◆ **Supplied data**:
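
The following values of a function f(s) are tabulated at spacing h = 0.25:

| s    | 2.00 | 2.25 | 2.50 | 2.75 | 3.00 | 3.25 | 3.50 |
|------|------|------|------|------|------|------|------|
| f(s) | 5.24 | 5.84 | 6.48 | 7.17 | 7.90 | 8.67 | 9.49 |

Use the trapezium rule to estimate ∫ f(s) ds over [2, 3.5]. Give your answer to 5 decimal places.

10.85625

h = 0.25, n = 6.
(h/2)·[y₀ + 2y₁ + 2y₂ + 2y₃ + 2y₄ + 2y₅ + y₆] = 0.125·(86.85) = 10.85625.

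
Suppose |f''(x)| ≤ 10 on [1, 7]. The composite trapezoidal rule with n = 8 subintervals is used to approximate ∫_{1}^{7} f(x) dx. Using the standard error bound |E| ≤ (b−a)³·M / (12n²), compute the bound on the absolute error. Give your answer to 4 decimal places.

|E| ≤ (6)³·10 / (12·8²) = 2160/768 = 2.8125.

2.8125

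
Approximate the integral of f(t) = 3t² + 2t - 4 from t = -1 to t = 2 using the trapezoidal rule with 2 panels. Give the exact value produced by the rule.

h = (2 − (-1))/2 = 1.5.
Nodes t₀,…,t₂ = -1, 0.5, 2.
f(t) = 3t² + 2t - 4: f₀=-3, f₁=-2.25, f₂=12.
(h/2)·[f₀ + 2f₁ + f₂] = 0.75·(4.5) = 3.375.

3.375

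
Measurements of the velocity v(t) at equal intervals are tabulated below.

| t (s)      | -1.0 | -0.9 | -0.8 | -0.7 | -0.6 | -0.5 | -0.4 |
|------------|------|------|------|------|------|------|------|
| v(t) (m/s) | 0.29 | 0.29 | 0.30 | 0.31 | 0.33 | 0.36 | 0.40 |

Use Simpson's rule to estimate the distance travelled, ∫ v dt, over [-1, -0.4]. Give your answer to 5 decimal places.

0.19300

h = 0.1, n = 6.
(h/3)·[y₀ + 4y₁ + 2y₂ + 4y₃ + 2y₄ + 4y₅ + y₆] = 0.033333·(5.79) = 0.19300.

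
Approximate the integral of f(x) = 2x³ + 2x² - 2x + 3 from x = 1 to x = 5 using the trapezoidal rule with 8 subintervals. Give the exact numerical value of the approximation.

h = (5 − 1)/8 = 0.5.
Nodes x₀,…,x₈ = 1, 1.5, 2, 2.5, 3, 3.5, 4, 4.5, 5.
f(x) = 2x³ + 2x² - 2x + 3: f₀=5, f₁=11.25, f₂=23, f₃=41.75, f₄=69, f₅=106.25, f₆=155, f₇=216.75, f₈=293.
(h/2)·[f₀ + 2f₁ + 2f₂ + 2f₃ + 2f₄ + 2f₅ + 2f₆ + 2f₇ + f₈] = 0.25·(1544) = 386.

386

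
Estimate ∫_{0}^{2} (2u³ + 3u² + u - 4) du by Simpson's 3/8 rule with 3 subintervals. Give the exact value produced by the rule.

10

h = (2 − 0)/3 = 0.666667.
Nodes u₀,…,u₃ = 0, 0.666667, 1.333333, 2.
f(u) = 2u³ + 3u² + u - 4: f₀=-4, f₁=-1.407407, f₂=7.407407, f₃=26.
(3h/8)·[f₀ + 3f₁ + 3f₂ + f₃] = 0.25·(40) = 10.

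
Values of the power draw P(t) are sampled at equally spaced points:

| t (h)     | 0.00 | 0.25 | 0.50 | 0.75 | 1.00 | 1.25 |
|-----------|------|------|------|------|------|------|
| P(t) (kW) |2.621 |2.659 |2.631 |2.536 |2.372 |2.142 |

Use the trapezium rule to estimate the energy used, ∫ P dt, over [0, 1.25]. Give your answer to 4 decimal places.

3.1449

h = 0.25, n = 5.
(h/2)·[y₀ + 2y₁ + 2y₂ + 2y₃ + 2y₄ + y₅] = 0.125·(25.159) = 3.1449.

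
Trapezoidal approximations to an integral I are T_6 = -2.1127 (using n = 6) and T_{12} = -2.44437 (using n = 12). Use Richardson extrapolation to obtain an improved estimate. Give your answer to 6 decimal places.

-2.554927

R = (4·T_{12} − T_6) / 3 = (4·(-2.44437) − (-2.1127))/3 = (-7.66478)/3 = -2.554927.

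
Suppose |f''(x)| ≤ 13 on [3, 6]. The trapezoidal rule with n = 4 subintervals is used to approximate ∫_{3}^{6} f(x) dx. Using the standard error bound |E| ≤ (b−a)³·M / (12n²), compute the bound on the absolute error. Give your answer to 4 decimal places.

1.8281

|E| ≤ (3)³·13 / (12·4²) = 351/192 = 1.8281.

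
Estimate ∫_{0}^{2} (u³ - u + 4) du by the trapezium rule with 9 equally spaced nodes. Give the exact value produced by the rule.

10.0625

h = (2 − 0)/8 = 0.25.
Nodes u₀,…,u₈ = 0, 0.25, 0.5, 0.75, 1, 1.25, 1.5, 1.75, 2.
f(u) = u³ - u + 4: f₀=4, f₁=3.765625, f₂=3.625, f₃=3.671875, f₄=4, f₅=4.703125, f₆=5.875, f₇=7.609375, f₈=10.
(h/2)·[f₀ + 2f₁ + 2f₂ + 2f₃ + 2f₄ + 2f₅ + 2f₆ + 2f₇ + f₈] = 0.125·(80.5) = 10.0625.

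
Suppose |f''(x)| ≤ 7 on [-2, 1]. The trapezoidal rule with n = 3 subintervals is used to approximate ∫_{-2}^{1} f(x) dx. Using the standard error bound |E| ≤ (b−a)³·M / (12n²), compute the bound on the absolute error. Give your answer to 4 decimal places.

|E| ≤ (3)³·7 / (12·3²) = 189/108 = 1.7500.

1.7500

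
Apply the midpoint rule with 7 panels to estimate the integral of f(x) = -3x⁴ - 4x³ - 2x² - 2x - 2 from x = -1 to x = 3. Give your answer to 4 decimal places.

h = (3 − (-1))/7 = 0.571429.
Midpoints m₁,…,m₇ = -0.714286, -0.142857, 0.428571, 1, 1.571429, 2.142857, 2.714286.
f(m₁)=-0.915035, f(m₂)=-1.744690, f(m₃)=-3.640566, f(m₄)=-13, f(m₅)=-43.897126, f(m₆)=-118.082882, f(m₇)=-264.985006.
h·[f(m₁) + f(m₂) + f(m₃) + f(m₄) + f(m₅) + f(m₆) + f(m₇)] = 0.571429·(-446.265306) = -255.0087.

-255.0087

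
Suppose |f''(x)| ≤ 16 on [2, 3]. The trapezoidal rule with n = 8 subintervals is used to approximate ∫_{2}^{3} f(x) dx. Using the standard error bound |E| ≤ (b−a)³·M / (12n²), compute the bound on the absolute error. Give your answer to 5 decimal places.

|E| ≤ (1)³·16 / (12·8²) = 16/768 = 0.02083.

0.02083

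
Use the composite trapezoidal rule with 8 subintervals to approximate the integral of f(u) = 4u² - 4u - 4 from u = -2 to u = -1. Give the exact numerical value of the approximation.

11.34375

h = (-1 − (-2))/8 = 0.125.
Nodes u₀,…,u₈ = -2, -1.875, -1.75, -1.625, -1.5, -1.375, -1.25, -1.125, -1.
f(u) = 4u² - 4u - 4: f₀=20, f₁=17.5625, f₂=15.25, f₃=13.0625, f₄=11, f₅=9.0625, f₆=7.25, f₇=5.5625, f₈=4.
(h/2)·[f₀ + 2f₁ + 2f₂ + 2f₃ + 2f₄ + 2f₅ + 2f₆ + 2f₇ + f₈] = 0.0625·(181.5) = 11.34375.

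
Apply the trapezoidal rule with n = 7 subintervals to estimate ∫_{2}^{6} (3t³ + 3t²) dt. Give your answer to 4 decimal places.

h = (6 − 2)/7 = 0.571429.
Nodes t₀,…,t₇ = 2, 2.571429, 3.142857, 3.714286, 4.285714, 4.857143, 5.428571, 6.
f(t) = 3t³ + 3t²: f₀=36, f₁=70.845481, f₂=122.763848, f₃=195.113703, f₄=291.253644, f₅=414.542274, f₆=568.338192, f₇=756.
(h/2)·[f₀ + 2f₁ + 2f₂ + 2f₃ + 2f₄ + 2f₅ + 2f₆ + f₇] = 0.285714·(4117.714286) = 1176.4898.

1176.4898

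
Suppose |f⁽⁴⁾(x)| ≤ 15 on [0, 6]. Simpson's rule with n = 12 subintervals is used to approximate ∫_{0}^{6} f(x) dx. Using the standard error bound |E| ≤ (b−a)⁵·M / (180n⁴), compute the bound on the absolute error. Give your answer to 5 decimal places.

0.03125

|E| ≤ (6)⁵·15 / (180·12⁴) = 116640/3732480 = 0.03125.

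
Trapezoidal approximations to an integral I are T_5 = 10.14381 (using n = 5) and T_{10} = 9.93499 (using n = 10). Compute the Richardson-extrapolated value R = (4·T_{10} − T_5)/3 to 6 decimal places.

R = (4·T_{10} − T_5) / 3 = (4·9.93499 − 10.14381)/3 = (29.59615)/3 = 9.865383.

9.865383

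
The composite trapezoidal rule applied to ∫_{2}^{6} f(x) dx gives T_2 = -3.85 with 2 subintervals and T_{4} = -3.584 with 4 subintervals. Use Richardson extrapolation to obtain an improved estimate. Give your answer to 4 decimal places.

-3.4953

R = (4·T_{4} − T_2) / 3 = (4·(-3.584) − (-3.85))/3 = (-10.486)/3 = -3.4953.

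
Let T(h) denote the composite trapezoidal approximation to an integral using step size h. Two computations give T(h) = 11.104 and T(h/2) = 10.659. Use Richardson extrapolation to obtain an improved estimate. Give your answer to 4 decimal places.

R = (4·T(h/2) − T(h)) / 3 = (4·10.659 − 11.104)/3 = (31.532)/3 = 10.5107.

10.5107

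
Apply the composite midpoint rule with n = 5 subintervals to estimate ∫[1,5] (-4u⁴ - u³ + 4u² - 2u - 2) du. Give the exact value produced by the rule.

-2468.08448

h = (5 − 1)/5 = 0.8.
Midpoints m₁,…,m₅ = 1.4, 2.2, 3, 3.8, 4.6.
f(m₁)=-15.0704, f(m₂)=-91.3904, f(m₃)=-323, f(m₄)=-840.7664, f(m₅)=-1814.8784.
h·[f(m₁) + f(m₂) + f(m₃) + f(m₄) + f(m₅)] = 0.8·(-3085.1056) = -2468.08448.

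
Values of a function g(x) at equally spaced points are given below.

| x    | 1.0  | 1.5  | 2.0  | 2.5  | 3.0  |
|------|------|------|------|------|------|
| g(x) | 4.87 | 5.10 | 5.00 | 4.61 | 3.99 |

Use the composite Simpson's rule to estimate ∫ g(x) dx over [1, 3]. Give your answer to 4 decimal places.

9.6167

h = 0.5, n = 4.
(h/3)·[y₀ + 4y₁ + 2y₂ + 4y₃ + y₄] = 0.166667·(57.70) = 9.6167.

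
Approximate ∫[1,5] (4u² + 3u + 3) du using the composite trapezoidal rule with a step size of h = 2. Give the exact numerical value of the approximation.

h = (5 − 1)/2 = 2.
Nodes u₀,…,u₂ = 1, 3, 5.
f(u) = 4u² + 3u + 3: f₀=10, f₁=48, f₂=118.
(h/2)·[f₀ + 2f₁ + f₂] = 1·(224) = 224.

224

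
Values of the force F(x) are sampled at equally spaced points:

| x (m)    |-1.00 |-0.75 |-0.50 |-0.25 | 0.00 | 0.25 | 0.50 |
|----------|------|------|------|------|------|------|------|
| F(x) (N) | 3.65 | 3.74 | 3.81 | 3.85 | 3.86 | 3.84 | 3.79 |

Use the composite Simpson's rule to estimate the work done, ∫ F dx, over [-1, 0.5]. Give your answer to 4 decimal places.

h = 0.25, n = 6.
(h/3)·[y₀ + 4y₁ + 2y₂ + 4y₃ + 2y₄ + 4y₅ + y₆] = 0.083333·(68.50) = 5.7083.

5.7083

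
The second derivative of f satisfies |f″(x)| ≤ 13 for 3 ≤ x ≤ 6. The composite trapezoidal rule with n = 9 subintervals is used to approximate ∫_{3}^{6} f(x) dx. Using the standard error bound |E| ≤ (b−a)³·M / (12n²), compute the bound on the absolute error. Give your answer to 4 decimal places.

|E| ≤ (3)³·13 / (12·9²) = 351/972 = 0.3611.

0.3611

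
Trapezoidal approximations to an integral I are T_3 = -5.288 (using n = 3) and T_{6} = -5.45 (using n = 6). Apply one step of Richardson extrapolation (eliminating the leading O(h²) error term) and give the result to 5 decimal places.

R = (4·T_{6} − T_3) / 3 = (4·(-5.45) − (-5.288))/3 = (-16.512)/3 = -5.50400.

-5.50400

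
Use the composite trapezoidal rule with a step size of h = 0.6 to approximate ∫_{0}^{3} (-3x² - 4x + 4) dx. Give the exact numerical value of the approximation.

h = (3 − 0)/5 = 0.6.
Nodes x₀,…,x₅ = 0, 0.6, 1.2, 1.8, 2.4, 3.
f(x) = -3x² - 4x + 4: f₀=4, f₁=0.52, f₂=-5.12, f₃=-12.92, f₄=-22.88, f₅=-35.
(h/2)·[f₀ + 2f₁ + 2f₂ + 2f₃ + 2f₄ + f₅] = 0.3·(-111.8) = -33.54.

-33.54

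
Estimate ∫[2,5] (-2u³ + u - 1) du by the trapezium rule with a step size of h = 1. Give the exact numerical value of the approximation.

h = (5 − 2)/3 = 1.
Nodes u₀,…,u₃ = 2, 3, 4, 5.
f(u) = -2u³ + u - 1: f₀=-15, f₁=-52, f₂=-125, f₃=-246.
(h/2)·[f₀ + 2f₁ + 2f₂ + f₃] = 0.5·(-615) = -307.5.

-307.5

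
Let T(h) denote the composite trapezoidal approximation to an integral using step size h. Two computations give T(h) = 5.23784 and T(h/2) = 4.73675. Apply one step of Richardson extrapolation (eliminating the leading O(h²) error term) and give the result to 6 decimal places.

R = (4·T(h/2) − T(h)) / 3 = (4·4.73675 − 5.23784)/3 = (13.70916)/3 = 4.569720.

4.569720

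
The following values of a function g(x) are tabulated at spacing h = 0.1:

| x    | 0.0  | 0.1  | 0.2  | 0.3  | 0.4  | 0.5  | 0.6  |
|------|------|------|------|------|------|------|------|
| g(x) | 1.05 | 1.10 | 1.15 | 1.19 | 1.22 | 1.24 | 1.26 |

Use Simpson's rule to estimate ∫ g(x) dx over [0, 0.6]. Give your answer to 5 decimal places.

h = 0.1, n = 6.
(h/3)·[y₀ + 4y₁ + 2y₂ + 4y₃ + 2y₄ + 4y₅ + y₆] = 0.033333·(21.17) = 0.70567.

0.70567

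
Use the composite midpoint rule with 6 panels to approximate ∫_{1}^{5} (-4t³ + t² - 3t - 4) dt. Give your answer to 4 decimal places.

h = (5 − 1)/6 = 0.666667.
Midpoints m₁,…,m₆ = 1.333333, 2, 2.666667, 3.333333, 4, 4.666667.
f(m₁)=-15.703704, f(m₂)=-38, f(m₃)=-80.740741, f(m₄)=-151.037037, f(m₅)=-256, f(m₆)=-402.740741.
h·[f(m₁) + f(m₂) + f(m₃) + f(m₄) + f(m₅) + f(m₆)] = 0.666667·(-944.222222) = -629.4815.

-629.4815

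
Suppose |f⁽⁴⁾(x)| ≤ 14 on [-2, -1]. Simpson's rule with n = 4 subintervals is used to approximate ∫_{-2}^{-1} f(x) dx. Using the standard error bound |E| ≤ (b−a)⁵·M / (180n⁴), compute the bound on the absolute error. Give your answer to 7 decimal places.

|E| ≤ (1)⁵·14 / (180·4⁴) = 14/46080 = 0.0003038.

0.0003038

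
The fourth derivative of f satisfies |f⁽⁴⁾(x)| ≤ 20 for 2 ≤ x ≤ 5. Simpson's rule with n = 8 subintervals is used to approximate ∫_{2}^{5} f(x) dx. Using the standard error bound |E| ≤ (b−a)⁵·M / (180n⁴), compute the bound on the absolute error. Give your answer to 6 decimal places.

0.006592

|E| ≤ (3)⁵·20 / (180·8⁴) = 4860/737280 = 0.006592.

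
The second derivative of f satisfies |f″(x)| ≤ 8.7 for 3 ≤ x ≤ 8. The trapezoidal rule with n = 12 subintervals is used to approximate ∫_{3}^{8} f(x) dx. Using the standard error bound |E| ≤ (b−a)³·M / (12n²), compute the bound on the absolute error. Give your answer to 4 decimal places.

0.6293

|E| ≤ (5)³·8.7 / (12·12²) = 1087.5/1728 = 0.6293.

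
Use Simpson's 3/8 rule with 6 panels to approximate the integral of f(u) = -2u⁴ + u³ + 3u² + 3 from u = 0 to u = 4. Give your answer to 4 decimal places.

h = (4 − 0)/6 = 0.666667.
Nodes u₀,…,u₆ = 0, 0.666667, 1.333333, 2, 2.666667, 3.333333, 4.
f(u) = -2u⁴ + u³ + 3u² + 3: f₀=3, f₁=4.234568, f₂=4.382716, f₃=-9, f₄=-57.839506, f₅=-173.543210, f₆=-397.
(3h/8)·[f₀ + 3f₁ + 3f₂ + 2f₃ + 3f₄ + 3f₅ + f₆] = 0.25·(-1080.296296) = -270.0741.

-270.0741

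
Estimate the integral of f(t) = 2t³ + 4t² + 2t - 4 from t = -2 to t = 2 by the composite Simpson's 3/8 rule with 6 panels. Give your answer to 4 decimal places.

h = (2 − (-2))/6 = 0.666667.
Nodes t₀,…,t₆ = -2, -1.333333, -0.666667, 0, 0.666667, 1.333333, 2.
f(t) = 2t³ + 4t² + 2t - 4: f₀=-8, f₁=-4.296296, f₂=-4.148148, f₃=-4, f₄=-0.296296, f₅=10.518519, f₆=32.
(3h/8)·[f₀ + 3f₁ + 3f₂ + 2f₃ + 3f₄ + 3f₅ + f₆] = 0.25·(21.333333) = 5.3333.

5.3333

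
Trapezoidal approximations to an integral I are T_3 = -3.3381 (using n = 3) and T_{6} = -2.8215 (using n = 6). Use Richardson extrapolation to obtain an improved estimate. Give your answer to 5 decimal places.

R = (4·T_{6} − T_3) / 3 = (4·(-2.8215) − (-3.3381))/3 = (-7.9479)/3 = -2.64930.

-2.64930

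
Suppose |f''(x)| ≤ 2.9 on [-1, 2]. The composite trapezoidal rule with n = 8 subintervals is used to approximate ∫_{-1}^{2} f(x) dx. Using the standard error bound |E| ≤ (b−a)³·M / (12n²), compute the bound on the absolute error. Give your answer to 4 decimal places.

0.1020

|E| ≤ (3)³·2.9 / (12·8²) = 78.3/768 = 0.1020.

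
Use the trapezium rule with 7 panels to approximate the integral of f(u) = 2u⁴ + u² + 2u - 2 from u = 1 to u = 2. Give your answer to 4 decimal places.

15.8319

h = (2 − 1)/7 = 0.142857.
Nodes u₀,…,u₇ = 1, 1.142857, 1.285714, 1.428571, 1.571429, 1.714286, 1.857143, 2.
f(u) = 2u⁴ + u² + 2u - 2: f₀=3, f₁=5.003748, f₂=7.689713, f₃=11.227822, f₄=15.807997, f₅=21.640150, f₆=28.954186, f₇=38.
(h/2)·[f₀ + 2f₁ + 2f₂ + 2f₃ + 2f₄ + 2f₅ + 2f₆ + f₇] = 0.071429·(221.647230) = 15.8319.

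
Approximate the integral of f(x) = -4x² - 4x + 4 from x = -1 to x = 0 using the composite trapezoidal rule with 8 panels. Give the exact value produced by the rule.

4.65625

h = (0 − (-1))/8 = 0.125.
Nodes x₀,…,x₈ = -1, -0.875, -0.75, -0.625, -0.5, -0.375, -0.25, -0.125, 0.
f(x) = -4x² - 4x + 4: f₀=4, f₁=4.4375, f₂=4.75, f₃=4.9375, f₄=5, f₅=4.9375, f₆=4.75, f₇=4.4375, f₈=4.
(h/2)·[f₀ + 2f₁ + 2f₂ + 2f₃ + 2f₄ + 2f₅ + 2f₆ + 2f₇ + f₈] = 0.0625·(74.5) = 4.65625.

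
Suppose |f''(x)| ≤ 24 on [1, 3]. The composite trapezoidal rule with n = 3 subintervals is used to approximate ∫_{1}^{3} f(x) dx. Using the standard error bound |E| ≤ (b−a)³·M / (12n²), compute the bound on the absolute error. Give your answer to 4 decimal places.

1.7778

|E| ≤ (2)³·24 / (12·3²) = 192/108 = 1.7778.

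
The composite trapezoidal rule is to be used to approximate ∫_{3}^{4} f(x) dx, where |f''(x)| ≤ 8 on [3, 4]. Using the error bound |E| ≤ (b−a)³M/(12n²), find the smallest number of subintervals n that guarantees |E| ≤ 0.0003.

48

Need 8/(12n²) ≤ 0.0003.
n² ≥ 8/(12·0.0003) = 2222.22 ⇒ n ≥ 47.1405, so the smallest n is 48.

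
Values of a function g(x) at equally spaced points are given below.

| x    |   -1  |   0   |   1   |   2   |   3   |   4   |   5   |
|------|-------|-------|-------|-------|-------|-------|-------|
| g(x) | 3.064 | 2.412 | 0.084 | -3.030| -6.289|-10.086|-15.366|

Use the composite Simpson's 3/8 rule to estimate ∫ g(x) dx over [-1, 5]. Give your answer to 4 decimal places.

h = 1, n = 6.
(3h/8)·[y₀ + 3y₁ + 3y₂ + 2y₃ + 3y₄ + 3y₅ + y₆] = 0.375·(-59.999) = -22.4996.

-22.4996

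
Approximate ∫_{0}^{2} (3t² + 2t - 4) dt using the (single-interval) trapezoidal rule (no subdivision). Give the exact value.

8

T = (b−a)/2 · [f(0) + f(2)] = 1·[(-4) + 12] = 8.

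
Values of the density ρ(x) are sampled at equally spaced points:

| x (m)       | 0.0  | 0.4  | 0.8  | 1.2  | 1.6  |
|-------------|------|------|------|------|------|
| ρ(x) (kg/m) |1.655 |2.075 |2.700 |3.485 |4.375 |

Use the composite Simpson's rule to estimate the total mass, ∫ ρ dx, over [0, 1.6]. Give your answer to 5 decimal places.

4.48933

h = 0.4, n = 4.
(h/3)·[y₀ + 4y₁ + 2y₂ + 4y₃ + y₄] = 0.133333·(33.670) = 4.48933.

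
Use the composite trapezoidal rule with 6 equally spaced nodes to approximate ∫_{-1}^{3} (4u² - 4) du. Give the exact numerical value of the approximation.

23.04

h = (3 − (-1))/5 = 0.8.
Nodes u₀,…,u₅ = -1, -0.2, 0.6, 1.4, 2.2, 3.
f(u) = 4u² - 4: f₀=0, f₁=-3.84, f₂=-2.56, f₃=3.84, f₄=15.36, f₅=32.
(h/2)·[f₀ + 2f₁ + 2f₂ + 2f₃ + 2f₄ + f₅] = 0.4·(57.6) = 23.04.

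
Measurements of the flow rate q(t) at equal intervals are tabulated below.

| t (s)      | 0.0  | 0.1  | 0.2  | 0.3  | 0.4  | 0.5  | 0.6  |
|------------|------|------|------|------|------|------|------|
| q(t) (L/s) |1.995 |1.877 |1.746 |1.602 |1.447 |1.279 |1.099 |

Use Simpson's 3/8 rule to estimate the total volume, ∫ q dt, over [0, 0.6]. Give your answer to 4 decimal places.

h = 0.1, n = 6.
(3h/8)·[y₀ + 3y₁ + 3y₂ + 2y₃ + 3y₄ + 3y₅ + y₆] = 0.0375·(25.345) = 0.9504.

0.9504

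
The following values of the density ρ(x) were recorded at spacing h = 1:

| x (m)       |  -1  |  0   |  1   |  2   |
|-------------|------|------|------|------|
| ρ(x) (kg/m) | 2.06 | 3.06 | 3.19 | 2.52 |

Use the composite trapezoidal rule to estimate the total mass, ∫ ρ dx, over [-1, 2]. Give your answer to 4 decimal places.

8.5400

h = 1, n = 3.
(h/2)·[y₀ + 2y₁ + 2y₂ + y₃] = 0.5·(17.08) = 8.5400.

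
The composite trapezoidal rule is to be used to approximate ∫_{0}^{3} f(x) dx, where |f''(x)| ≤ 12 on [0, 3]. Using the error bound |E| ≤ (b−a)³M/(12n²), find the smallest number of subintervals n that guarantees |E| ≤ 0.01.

52

Need 324/(12n²) ≤ 0.01.
n² ≥ 324/(12·0.01) = 2700 ⇒ n ≥ 51.9615, so the smallest n is 52.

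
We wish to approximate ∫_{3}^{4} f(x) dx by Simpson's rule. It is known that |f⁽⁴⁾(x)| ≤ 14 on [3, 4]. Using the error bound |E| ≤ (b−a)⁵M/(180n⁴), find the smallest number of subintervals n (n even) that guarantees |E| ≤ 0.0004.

4

Need 14/(180n⁴) ≤ 0.0004.
n⁴ ≥ 14/(180·0.0004) = 194.444 ⇒ n ≥ 3.7342, so the smallest even n is 4. (n must be even for Simpson's rule.)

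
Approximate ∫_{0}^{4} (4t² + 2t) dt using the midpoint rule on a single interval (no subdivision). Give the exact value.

80

M = (b−a)·f(2) = 4·(20) = 80.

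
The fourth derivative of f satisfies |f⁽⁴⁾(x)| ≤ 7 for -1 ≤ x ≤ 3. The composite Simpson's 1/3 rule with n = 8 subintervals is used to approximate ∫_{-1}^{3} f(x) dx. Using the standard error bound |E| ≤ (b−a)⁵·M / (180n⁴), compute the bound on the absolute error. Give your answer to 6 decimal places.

|E| ≤ (4)⁵·7 / (180·8⁴) = 7168/737280 = 0.009722.

0.009722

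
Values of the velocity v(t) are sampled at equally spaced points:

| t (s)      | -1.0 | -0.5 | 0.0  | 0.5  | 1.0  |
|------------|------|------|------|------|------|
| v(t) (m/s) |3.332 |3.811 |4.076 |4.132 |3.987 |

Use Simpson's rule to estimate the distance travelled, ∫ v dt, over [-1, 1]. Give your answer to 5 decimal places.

h = 0.5, n = 4.
(h/3)·[y₀ + 4y₁ + 2y₂ + 4y₃ + y₄] = 0.166667·(47.243) = 7.87383.

7.87383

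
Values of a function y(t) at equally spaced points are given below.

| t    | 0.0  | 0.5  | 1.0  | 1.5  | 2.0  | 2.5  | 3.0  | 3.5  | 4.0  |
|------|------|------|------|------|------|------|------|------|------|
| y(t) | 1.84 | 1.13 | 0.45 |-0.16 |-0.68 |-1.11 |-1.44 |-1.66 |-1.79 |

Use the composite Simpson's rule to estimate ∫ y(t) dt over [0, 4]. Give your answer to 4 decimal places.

-1.7483

h = 0.5, n = 8.
(h/3)·[y₀ + 4y₁ + 2y₂ + 4y₃ + 2y₄ + 4y₅ + 2y₆ + 4y₇ + y₈] = 0.166667·(-10.49) = -1.7483.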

◆ **Activity**: Reproduce, exactly as they stand in the data above, the lines from the one that holds "Use the composite Simpson's 3/8" to the one that holds "3.19 | 2.52 |", inclusive.

◆ **Solution below**:
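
Use the composite Simpson's 3/8 rule to estimate ∫ g(x) dx over [-1, 5]. Give your answer to 4 decimal places.

h = 1, n = 6.
(3h/8)·[y₀ + 3y₁ + 3y₂ + 2y₃ + 3y₄ + 3y₅ + y₆] = 0.375·(-59.999) = -22.4996.

-22.4996

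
Approximate ∫_{0}^{2} (3t² + 2t - 4) dt using the (single-interval) trapezoidal rule (no subdivision). Give the exact value.

8

T = (b−a)/2 · [f(0) + f(2)] = 1·[(-4) + 12] = 8.

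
Values of the density ρ(x) are sampled at equally spaced points:

| x (m)       | 0.0  | 0.4  | 0.8  | 1.2  | 1.6  |
|-------------|------|------|------|------|------|
| ρ(x) (kg/m) |1.655 |2.075 |2.700 |3.485 |4.375 |

Use the composite Simpson's rule to estimate the total mass, ∫ ρ dx, over [0, 1.6]. Give your answer to 5 decimal places.

4.48933

h = 0.4, n = 4.
(h/3)·[y₀ + 4y₁ + 2y₂ + 4y₃ + y₄] = 0.133333·(33.670) = 4.48933.

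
Use the composite trapezoidal rule with 6 equally spaced nodes to approximate ∫_{-1}^{3} (4u² - 4) du. Give the exact numerical value of the approximation.

23.04

h = (3 − (-1))/5 = 0.8.
Nodes u₀,…,u₅ = -1, -0.2, 0.6, 1.4, 2.2, 3.
f(u) = 4u² - 4: f₀=0, f₁=-3.84, f₂=-2.56, f₃=3.84, f₄=15.36, f₅=32.
(h/2)·[f₀ + 2f₁ + 2f₂ + 2f₃ + 2f₄ + f₅] = 0.4·(57.6) = 23.04.

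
Measurements of the flow rate q(t) at equal intervals are tabulated below.

| t (s)      | 0.0  | 0.1  | 0.2  | 0.3  | 0.4  | 0.5  | 0.6  |
|------------|------|------|------|------|------|------|------|
| q(t) (L/s) |1.995 |1.877 |1.746 |1.602 |1.447 |1.279 |1.099 |

Use Simpson's 3/8 rule to estimate the total volume, ∫ q dt, over [0, 0.6]. Give your answer to 4 decimal places.

h = 0.1, n = 6.
(3h/8)·[y₀ + 3y₁ + 3y₂ + 2y₃ + 3y₄ + 3y₅ + y₆] = 0.0375·(25.345) = 0.9504.

0.9504

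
The following values of the density ρ(x) were recorded at spacing h = 1:

| x (m)       |  -1  |  0   |  1   |  2   |
|-------------|------|------|------|------|
| ρ(x) (kg/m) | 2.06 | 3.06 | 3.19 | 2.52 |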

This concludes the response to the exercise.